Exactly the lines from the one containing "A treasury analyst" through the end of the entries, both ends included, are to be output.

#### TASK INPUTS
###
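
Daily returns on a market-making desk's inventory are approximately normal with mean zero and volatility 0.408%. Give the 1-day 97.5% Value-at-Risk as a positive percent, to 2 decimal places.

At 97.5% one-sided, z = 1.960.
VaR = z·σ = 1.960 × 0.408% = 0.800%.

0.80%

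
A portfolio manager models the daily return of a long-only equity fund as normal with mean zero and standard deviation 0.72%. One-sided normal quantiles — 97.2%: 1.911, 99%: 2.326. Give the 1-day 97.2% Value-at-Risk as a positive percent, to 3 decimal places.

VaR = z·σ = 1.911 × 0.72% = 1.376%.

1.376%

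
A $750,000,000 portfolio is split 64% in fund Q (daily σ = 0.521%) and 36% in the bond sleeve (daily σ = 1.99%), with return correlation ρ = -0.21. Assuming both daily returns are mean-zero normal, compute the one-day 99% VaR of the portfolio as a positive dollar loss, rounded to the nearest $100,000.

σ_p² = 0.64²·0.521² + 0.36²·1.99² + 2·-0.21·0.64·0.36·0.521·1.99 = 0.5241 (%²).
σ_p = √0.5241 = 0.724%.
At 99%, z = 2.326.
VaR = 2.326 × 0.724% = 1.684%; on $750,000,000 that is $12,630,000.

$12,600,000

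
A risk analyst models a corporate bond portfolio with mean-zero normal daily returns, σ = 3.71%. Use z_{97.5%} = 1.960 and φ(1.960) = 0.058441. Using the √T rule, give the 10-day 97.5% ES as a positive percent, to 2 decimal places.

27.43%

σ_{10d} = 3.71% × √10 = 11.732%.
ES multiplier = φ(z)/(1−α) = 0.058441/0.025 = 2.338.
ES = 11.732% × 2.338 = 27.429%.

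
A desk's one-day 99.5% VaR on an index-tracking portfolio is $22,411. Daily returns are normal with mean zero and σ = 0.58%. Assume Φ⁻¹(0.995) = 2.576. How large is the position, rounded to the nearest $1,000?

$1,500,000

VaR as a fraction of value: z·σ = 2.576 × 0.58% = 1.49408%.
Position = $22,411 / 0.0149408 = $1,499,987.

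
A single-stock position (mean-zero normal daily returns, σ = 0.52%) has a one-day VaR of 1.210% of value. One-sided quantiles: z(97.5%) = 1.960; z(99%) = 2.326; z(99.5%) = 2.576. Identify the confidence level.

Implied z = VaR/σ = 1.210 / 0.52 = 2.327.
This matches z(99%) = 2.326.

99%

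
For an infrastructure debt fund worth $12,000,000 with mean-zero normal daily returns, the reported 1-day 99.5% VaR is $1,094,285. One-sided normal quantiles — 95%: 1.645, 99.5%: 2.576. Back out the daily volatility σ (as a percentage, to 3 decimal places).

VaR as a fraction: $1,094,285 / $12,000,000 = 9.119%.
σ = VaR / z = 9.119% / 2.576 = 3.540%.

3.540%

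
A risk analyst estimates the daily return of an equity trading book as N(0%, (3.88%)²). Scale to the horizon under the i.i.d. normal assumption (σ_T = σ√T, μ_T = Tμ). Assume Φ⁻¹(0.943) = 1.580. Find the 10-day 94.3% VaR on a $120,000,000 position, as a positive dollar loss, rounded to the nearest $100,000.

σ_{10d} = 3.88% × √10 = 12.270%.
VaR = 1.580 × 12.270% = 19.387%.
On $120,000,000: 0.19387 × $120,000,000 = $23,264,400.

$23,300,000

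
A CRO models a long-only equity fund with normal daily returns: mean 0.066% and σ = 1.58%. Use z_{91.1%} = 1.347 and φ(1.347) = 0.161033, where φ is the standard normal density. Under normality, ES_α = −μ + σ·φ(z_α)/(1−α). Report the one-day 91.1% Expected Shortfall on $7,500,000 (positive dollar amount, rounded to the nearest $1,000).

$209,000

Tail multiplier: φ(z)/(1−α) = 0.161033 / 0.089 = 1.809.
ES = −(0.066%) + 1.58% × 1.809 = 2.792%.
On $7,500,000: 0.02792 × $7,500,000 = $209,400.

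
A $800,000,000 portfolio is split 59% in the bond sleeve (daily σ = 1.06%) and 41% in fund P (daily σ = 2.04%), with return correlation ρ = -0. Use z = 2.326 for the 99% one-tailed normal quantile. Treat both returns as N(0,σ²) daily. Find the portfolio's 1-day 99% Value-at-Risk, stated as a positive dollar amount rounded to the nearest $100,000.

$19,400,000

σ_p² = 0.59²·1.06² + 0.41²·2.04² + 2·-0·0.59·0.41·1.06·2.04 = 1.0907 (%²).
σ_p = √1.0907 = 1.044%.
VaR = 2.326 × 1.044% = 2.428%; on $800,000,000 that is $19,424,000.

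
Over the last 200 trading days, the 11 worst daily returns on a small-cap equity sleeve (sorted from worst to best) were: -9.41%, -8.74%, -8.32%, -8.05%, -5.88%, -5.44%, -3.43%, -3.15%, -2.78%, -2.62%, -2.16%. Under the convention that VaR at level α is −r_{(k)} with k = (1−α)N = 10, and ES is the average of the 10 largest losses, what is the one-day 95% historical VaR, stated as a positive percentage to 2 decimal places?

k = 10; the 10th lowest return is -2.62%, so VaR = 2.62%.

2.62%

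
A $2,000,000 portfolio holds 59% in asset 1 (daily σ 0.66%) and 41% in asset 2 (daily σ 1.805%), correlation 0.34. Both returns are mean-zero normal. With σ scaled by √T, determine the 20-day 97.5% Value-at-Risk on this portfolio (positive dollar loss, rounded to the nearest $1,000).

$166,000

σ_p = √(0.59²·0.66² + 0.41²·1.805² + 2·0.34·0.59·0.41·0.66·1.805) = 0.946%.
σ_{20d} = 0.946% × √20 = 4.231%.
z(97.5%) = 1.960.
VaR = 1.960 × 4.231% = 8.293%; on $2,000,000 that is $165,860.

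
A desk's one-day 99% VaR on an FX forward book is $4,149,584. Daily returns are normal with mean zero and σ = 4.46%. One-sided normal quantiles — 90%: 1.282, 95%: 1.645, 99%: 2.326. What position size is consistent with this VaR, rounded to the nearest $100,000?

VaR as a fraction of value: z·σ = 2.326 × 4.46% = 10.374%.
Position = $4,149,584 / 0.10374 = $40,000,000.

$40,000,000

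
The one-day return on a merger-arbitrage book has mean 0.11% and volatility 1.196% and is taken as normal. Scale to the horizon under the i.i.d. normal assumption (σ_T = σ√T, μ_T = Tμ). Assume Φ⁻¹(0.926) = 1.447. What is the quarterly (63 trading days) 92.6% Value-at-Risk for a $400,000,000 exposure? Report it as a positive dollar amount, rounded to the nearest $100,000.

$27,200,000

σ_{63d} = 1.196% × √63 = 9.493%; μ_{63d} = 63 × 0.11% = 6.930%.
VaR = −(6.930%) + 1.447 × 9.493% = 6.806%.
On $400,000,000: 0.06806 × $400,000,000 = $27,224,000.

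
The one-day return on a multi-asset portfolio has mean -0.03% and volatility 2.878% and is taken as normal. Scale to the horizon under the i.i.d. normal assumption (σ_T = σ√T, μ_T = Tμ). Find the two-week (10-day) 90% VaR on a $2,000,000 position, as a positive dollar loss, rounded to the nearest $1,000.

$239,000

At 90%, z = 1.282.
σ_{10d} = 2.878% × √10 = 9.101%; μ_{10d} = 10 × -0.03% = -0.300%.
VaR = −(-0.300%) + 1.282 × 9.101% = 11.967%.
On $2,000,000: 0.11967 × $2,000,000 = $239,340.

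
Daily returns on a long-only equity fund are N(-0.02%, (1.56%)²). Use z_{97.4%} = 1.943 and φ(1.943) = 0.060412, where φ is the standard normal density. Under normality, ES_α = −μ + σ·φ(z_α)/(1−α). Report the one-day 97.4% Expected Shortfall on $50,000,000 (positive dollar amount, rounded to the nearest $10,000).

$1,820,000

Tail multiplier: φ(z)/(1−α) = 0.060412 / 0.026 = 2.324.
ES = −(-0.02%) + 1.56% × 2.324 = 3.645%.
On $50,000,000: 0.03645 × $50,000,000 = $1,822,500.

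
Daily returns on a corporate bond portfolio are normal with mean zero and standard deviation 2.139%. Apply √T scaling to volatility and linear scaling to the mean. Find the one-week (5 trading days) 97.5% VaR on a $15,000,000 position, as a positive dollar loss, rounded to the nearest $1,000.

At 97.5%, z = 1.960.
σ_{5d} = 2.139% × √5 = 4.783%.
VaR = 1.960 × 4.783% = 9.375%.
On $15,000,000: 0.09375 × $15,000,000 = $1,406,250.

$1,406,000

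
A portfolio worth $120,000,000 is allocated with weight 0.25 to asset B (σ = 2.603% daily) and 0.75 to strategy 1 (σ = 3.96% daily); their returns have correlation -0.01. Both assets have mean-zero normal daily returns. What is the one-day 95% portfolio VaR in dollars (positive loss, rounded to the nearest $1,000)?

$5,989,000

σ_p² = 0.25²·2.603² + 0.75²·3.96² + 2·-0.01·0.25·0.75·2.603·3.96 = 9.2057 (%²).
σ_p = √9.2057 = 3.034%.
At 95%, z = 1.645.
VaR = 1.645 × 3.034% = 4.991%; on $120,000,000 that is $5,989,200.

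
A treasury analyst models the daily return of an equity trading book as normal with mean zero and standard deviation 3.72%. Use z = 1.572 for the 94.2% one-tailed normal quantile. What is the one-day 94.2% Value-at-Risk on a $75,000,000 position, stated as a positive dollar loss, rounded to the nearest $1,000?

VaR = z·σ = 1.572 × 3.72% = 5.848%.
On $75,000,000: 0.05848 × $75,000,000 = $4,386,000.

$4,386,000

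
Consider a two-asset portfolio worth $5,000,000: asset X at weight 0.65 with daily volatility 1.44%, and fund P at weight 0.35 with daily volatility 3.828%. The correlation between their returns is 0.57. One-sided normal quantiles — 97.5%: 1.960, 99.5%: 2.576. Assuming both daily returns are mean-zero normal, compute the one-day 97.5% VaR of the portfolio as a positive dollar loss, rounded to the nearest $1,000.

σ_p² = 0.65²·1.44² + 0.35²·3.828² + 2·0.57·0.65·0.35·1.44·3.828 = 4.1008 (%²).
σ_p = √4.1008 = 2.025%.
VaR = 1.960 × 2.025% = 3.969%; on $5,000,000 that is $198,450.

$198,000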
###
#### REPLY TO THE TASK
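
A treasury analyst models the daily return of an equity trading book as normal with mean zero and standard deviation 3.72%. Use z = 1.572 for the 94.2% one-tailed normal quantile. What is the one-day 94.2% Value-at-Risk on a $75,000,000 position, stated as a positive dollar loss, rounded to the nearest $1,000?

VaR = z·σ = 1.572 × 3.72% = 5.848%.
On $75,000,000: 0.05848 × $75,000,000 = $4,386,000.

$4,386,000

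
Consider a two-asset portfolio worth $5,000,000: asset X at weight 0.65 with daily volatility 1.44%, and fund P at weight 0.35 with daily volatility 3.828%. The correlation between their returns is 0.57. One-sided normal quantiles — 97.5%: 1.960, 99.5%: 2.576. Assuming both daily returns are mean-zero normal, compute the one-day 97.5% VaR of the portfolio as a positive dollar loss, rounded to the nearest $1,000.

σ_p² = 0.65²·1.44² + 0.35²·3.828² + 2·0.57·0.65·0.35·1.44·3.828 = 4.1008 (%²).
σ_p = √4.1008 = 2.025%.
VaR = 1.960 × 2.025% = 3.969%; on $5,000,000 that is $198,450.

$198,000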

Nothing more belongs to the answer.